# [Material provided]
◆ ◆ ◆

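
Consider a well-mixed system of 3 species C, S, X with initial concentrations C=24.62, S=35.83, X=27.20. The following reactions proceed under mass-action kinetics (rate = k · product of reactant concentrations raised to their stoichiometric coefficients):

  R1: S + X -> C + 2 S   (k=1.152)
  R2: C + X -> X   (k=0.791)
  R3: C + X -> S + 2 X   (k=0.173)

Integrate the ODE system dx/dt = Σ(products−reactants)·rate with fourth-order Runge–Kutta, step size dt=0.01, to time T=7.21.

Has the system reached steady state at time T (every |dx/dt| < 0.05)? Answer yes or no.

Steady state at T: yes

RK4 with dt=0.01: 721 steps to T=7.21. Trajectory (selected grid times):
t=0.00: C=24.62 S=35.83 X=27.20
t=0.80: C=39.22 S=68.54 X=0.00
t=1.60: C=39.22 S=68.54 X=0.00
t=2.40: C=39.22 S=68.54 X=0.00
t=3.20: C=39.22 S=68.54 X=0.00
t=4.01: C=39.22 S=68.54 X=0.00
t=4.81: C=39.22 S=68.54 X=0.00
t=5.61: C=39.22 S=68.54 X=0.00
t=6.41: C=39.22 S=68.54 X=0.00
t=7.21: C=39.22 S=68.54 X=0.00
Rates at T: R1=0.0000, R2=0.0000, R3=0.0000
dx/dt at T (Σ net stoichiometry × rate): C=+0.0000, S=+0.0000, X=-0.0000
Largest |dx/dt| is |+0.0000| (S) < 0.05 → steady.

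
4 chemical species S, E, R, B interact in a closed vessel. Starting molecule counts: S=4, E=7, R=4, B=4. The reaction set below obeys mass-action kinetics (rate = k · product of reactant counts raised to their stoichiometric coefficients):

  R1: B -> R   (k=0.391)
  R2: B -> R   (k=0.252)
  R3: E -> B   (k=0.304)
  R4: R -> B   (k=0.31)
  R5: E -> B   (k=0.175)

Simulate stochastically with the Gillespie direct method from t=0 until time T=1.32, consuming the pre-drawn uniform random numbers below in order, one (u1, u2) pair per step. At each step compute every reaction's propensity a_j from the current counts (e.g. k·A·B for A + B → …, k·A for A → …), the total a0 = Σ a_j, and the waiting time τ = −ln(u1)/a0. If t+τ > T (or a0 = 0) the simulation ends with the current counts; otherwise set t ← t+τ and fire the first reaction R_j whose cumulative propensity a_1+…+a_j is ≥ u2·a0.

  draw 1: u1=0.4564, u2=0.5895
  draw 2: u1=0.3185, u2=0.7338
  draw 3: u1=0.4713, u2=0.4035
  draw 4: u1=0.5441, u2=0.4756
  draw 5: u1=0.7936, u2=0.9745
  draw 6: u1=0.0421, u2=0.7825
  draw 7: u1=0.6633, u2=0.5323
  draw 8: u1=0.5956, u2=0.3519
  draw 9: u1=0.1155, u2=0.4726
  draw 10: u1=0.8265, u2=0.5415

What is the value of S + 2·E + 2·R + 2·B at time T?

Value at T = 34

Check how each reaction changes W = S + 2·E + 2·R + 2·B (weight of products minus weight of reactants):
R1: B -> R: (2·1) − (2·1) = 2 − 2 = 0
R2: B -> R: (2·1) − (2·1) = 2 − 2 = 0
R3: E -> B: (2·1) − (2·1) = 2 − 2 = 0
R4: R -> B: (2·1) − (2·1) = 2 − 2 = 0
R5: E -> B: (2·1) − (2·1) = 2 − 2 = 0
Every reaction leaves W unchanged, so W is conserved and no simulation is needed: W(T) = W(0) = 4 + 2·7 + 2·4 + 2·4 = 34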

◆ ◆ ◆

# [Problem statement]
Filter the entries above down to the lines that contain "mass".

# [Task output]
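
Consider a well-mixed system of 3 species C, S, X with initial concentrations C=24.62, S=35.83, X=27.20. The following reactions proceed under mass-action kinetics (rate = k · product of reactant concentrations raised to their stoichiometric coefficients):
4 chemical species S, E, R, B interact in a closed vessel. Starting molecule counts: S=4, E=7, R=4, B=4. The reaction set below obeys mass-action kinetics (rate = k · product of reactant counts raised to their stoichiometric coefficients):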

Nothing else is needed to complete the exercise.